**Your objective**
Show every line below where "graph" can be found.
====== Data for review
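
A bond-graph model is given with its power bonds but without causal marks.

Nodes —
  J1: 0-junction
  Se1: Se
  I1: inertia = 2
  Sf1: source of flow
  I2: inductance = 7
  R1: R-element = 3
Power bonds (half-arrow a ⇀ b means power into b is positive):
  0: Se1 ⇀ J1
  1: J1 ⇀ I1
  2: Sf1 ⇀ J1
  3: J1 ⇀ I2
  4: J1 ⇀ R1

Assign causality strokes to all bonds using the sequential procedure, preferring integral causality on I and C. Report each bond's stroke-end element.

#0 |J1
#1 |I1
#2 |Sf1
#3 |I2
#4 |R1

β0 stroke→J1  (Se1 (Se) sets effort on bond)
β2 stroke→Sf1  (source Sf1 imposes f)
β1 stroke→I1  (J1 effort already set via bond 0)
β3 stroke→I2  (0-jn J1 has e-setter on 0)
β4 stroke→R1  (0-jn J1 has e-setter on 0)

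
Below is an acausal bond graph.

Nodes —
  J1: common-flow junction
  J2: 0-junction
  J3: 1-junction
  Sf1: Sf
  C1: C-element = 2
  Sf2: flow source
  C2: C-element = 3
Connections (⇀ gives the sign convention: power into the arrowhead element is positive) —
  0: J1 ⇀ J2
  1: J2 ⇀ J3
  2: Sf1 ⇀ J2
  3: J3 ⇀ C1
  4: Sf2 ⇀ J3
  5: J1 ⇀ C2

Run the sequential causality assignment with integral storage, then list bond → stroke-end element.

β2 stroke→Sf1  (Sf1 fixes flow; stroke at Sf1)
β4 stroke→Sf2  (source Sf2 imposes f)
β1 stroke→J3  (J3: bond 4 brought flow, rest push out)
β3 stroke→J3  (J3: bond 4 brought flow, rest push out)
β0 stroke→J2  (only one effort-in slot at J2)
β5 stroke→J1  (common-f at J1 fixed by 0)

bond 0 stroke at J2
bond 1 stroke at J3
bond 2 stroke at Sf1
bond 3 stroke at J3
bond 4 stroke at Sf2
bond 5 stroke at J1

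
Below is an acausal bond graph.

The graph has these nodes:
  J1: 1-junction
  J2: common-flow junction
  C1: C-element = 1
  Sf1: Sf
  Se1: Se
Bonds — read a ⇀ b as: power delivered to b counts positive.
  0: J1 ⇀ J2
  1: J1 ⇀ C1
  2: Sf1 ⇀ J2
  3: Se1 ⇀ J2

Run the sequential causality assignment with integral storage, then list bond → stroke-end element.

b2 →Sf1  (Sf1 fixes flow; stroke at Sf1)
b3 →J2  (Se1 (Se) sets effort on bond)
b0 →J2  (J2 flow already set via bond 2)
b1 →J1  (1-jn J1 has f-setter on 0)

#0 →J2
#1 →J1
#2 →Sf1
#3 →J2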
============
**Output of the exercise**
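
A bond-graph model is given with its power bonds but without causal marks.
Below is an acausal bond graph.
Below is an acausal bond graph.
The graph has these nodes: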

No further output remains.